EXERCISE BRIEF: Extract the data exactly, missing nothing.

[[ GIVEN DATA, beginning ]]

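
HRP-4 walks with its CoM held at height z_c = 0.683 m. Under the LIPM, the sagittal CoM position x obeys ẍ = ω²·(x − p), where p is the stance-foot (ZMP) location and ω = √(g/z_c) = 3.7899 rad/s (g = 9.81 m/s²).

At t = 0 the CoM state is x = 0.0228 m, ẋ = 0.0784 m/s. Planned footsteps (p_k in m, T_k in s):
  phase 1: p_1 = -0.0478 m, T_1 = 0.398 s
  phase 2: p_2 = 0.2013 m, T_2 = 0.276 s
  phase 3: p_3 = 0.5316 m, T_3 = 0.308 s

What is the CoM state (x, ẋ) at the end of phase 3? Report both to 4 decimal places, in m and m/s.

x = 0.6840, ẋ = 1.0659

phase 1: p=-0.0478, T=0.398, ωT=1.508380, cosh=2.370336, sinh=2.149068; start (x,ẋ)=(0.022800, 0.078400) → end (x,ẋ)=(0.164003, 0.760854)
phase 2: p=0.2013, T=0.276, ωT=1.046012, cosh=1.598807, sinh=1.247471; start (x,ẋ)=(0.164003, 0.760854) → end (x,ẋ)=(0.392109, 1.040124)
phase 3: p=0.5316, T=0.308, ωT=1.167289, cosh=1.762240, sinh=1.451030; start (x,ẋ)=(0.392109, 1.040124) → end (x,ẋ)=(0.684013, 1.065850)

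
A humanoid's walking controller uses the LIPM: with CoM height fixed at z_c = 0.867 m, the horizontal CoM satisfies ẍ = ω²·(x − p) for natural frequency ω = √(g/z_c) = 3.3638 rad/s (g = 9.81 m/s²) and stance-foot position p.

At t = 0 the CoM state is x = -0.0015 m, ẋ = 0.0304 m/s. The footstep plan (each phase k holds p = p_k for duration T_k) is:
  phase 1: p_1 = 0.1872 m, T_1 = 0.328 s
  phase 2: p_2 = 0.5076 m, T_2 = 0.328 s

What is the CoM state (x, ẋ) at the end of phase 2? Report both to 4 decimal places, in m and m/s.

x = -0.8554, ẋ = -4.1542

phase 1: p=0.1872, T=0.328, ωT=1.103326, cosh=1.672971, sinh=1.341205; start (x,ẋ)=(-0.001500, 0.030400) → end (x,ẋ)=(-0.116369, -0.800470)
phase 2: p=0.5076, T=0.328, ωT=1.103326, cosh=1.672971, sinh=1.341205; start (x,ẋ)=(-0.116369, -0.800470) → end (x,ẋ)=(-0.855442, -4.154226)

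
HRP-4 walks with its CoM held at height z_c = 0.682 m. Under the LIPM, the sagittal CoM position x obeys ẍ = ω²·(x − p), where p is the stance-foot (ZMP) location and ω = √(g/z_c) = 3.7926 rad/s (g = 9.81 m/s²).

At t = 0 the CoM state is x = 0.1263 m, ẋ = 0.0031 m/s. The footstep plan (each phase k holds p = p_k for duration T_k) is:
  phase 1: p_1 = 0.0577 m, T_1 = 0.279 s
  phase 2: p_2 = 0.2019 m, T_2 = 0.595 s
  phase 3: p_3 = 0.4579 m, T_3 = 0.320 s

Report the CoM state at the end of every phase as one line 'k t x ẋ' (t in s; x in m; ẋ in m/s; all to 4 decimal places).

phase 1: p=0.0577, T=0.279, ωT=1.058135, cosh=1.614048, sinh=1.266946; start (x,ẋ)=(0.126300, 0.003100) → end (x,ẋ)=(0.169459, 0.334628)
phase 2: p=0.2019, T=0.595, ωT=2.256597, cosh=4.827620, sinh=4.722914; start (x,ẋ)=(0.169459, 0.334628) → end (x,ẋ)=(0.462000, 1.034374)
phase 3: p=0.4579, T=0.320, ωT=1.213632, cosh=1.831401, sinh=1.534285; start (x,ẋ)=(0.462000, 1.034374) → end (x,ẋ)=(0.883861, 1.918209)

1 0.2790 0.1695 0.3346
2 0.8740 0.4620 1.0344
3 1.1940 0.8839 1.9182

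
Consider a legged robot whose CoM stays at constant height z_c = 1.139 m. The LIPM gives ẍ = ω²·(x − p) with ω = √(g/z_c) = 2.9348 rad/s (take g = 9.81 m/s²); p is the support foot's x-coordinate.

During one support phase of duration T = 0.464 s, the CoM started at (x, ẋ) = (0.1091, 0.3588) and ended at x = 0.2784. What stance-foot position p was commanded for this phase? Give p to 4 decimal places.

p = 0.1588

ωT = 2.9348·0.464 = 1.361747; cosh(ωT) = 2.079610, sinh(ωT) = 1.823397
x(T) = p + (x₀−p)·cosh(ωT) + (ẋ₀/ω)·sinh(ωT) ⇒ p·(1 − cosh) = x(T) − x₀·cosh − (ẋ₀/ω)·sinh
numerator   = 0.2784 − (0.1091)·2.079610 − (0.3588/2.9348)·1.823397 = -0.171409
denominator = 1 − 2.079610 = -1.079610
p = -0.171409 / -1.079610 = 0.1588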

[[ GIVEN DATA, end ]]

ANSWER TO THIS TASK:
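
HRP-4 walks with its CoM held at height z_c = 0.683 m. Under the LIPM, the sagittal CoM position x obeys ẍ = ω²·(x − p), where p is the stance-foot (ZMP) location and ω = √(g/z_c) = 3.7899 rad/s (g = 9.81 m/s²).

At t = 0 the CoM state is x = 0.0228 m, ẋ = 0.0784 m/s. Planned footsteps (p_k in m, T_k in s):
  phase 1: p_1 = -0.0478 m, T_1 = 0.398 s
  phase 2: p_2 = 0.2013 m, T_2 = 0.276 s
  phase 3: p_3 = 0.5316 m, T_3 = 0.308 s

What is the CoM state (x, ẋ) at the end of phase 3? Report both to 4 decimal places, in m and m/s.

x = 0.6840, ẋ = 1.0659

phase 1: p=-0.0478, T=0.398, ωT=1.508380, cosh=2.370336, sinh=2.149068; start (x,ẋ)=(0.022800, 0.078400) → end (x,ẋ)=(0.164003, 0.760854)
phase 2: p=0.2013, T=0.276, ωT=1.046012, cosh=1.598807, sinh=1.247471; start (x,ẋ)=(0.164003, 0.760854) → end (x,ẋ)=(0.392109, 1.040124)
phase 3: p=0.5316, T=0.308, ωT=1.167289, cosh=1.762240, sinh=1.451030; start (x,ẋ)=(0.392109, 1.040124) → end (x,ẋ)=(0.684013, 1.065850)

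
A humanoid's walking controller uses the LIPM: with CoM height fixed at z_c = 0.867 m, the horizontal CoM satisfies ẍ = ω²·(x − p) for natural frequency ω = √(g/z_c) = 3.3638 rad/s (g = 9.81 m/s²) and stance-foot position p.

At t = 0 the CoM state is x = -0.0015 m, ẋ = 0.0304 m/s. The footstep plan (each phase k holds p = p_k for duration T_k) is:
  phase 1: p_1 = 0.1872 m, T_1 = 0.328 s
  phase 2: p_2 = 0.5076 m, T_2 = 0.328 s

What is the CoM state (x, ẋ) at the end of phase 2? Report both to 4 decimal places, in m and m/s.

x = -0.8554, ẋ = -4.1542

phase 1: p=0.1872, T=0.328, ωT=1.103326, cosh=1.672971, sinh=1.341205; start (x,ẋ)=(-0.001500, 0.030400) → end (x,ẋ)=(-0.116369, -0.800470)
phase 2: p=0.5076, T=0.328, ωT=1.103326, cosh=1.672971, sinh=1.341205; start (x,ẋ)=(-0.116369, -0.800470) → end (x,ẋ)=(-0.855442, -4.154226)

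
HRP-4 walks with its CoM held at height z_c = 0.682 m. Under the LIPM, the sagittal CoM position x obeys ẍ = ω²·(x − p), where p is the stance-foot (ZMP) location and ω = √(g/z_c) = 3.7926 rad/s (g = 9.81 m/s²).

At t = 0 the CoM state is x = 0.1263 m, ẋ = 0.0031 m/s. The footstep plan (each phase k holds p = p_k for duration T_k) is:
  phase 1: p_1 = 0.0577 m, T_1 = 0.279 s
  phase 2: p_2 = 0.2019 m, T_2 = 0.595 s
  phase 3: p_3 = 0.4579 m, T_3 = 0.320 s

Report the CoM state at the end of every phase as one line 'k t x ẋ' (t in s; x in m; ẋ in m/s; all to 4 decimal places).

phase 1: p=0.0577, T=0.279, ωT=1.058135, cosh=1.614048, sinh=1.266946; start (x,ẋ)=(0.126300, 0.003100) → end (x,ẋ)=(0.169459, 0.334628)
phase 2: p=0.2019, T=0.595, ωT=2.256597, cosh=4.827620, sinh=4.722914; start (x,ẋ)=(0.169459, 0.334628) → end (x,ẋ)=(0.462000, 1.034374)
phase 3: p=0.4579, T=0.320, ωT=1.213632, cosh=1.831401, sinh=1.534285; start (x,ẋ)=(0.462000, 1.034374) → end (x,ẋ)=(0.883861, 1.918209)

1 0.2790 0.1695 0.3346
2 0.8740 0.4620 1.0344
3 1.1940 0.8839 1.9182

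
Consider a legged robot whose CoM stays at constant height z_c = 1.139 m. The LIPM gives ẍ = ω²·(x − p) with ω = √(g/z_c) = 2.9348 rad/s (take g = 9.81 m/s²); p is the support foot's x-coordinate.

During one support phase of duration T = 0.464 s, the CoM started at (x, ẋ) = (0.1091, 0.3588) and ended at x = 0.2784. What stance-foot position p was commanded for this phase? Give p to 4 decimal places.

p = 0.1588

ωT = 2.9348·0.464 = 1.361747; cosh(ωT) = 2.079610, sinh(ωT) = 1.823397
x(T) = p + (x₀−p)·cosh(ωT) + (ẋ₀/ω)·sinh(ωT) ⇒ p·(1 − cosh) = x(T) − x₀·cosh − (ẋ₀/ω)·sinh
numerator   = 0.2784 − (0.1091)·2.079610 − (0.3588/2.9348)·1.823397 = -0.171409
denominator = 1 − 2.079610 = -1.079610
p = -0.171409 / -1.079610 = 0.1588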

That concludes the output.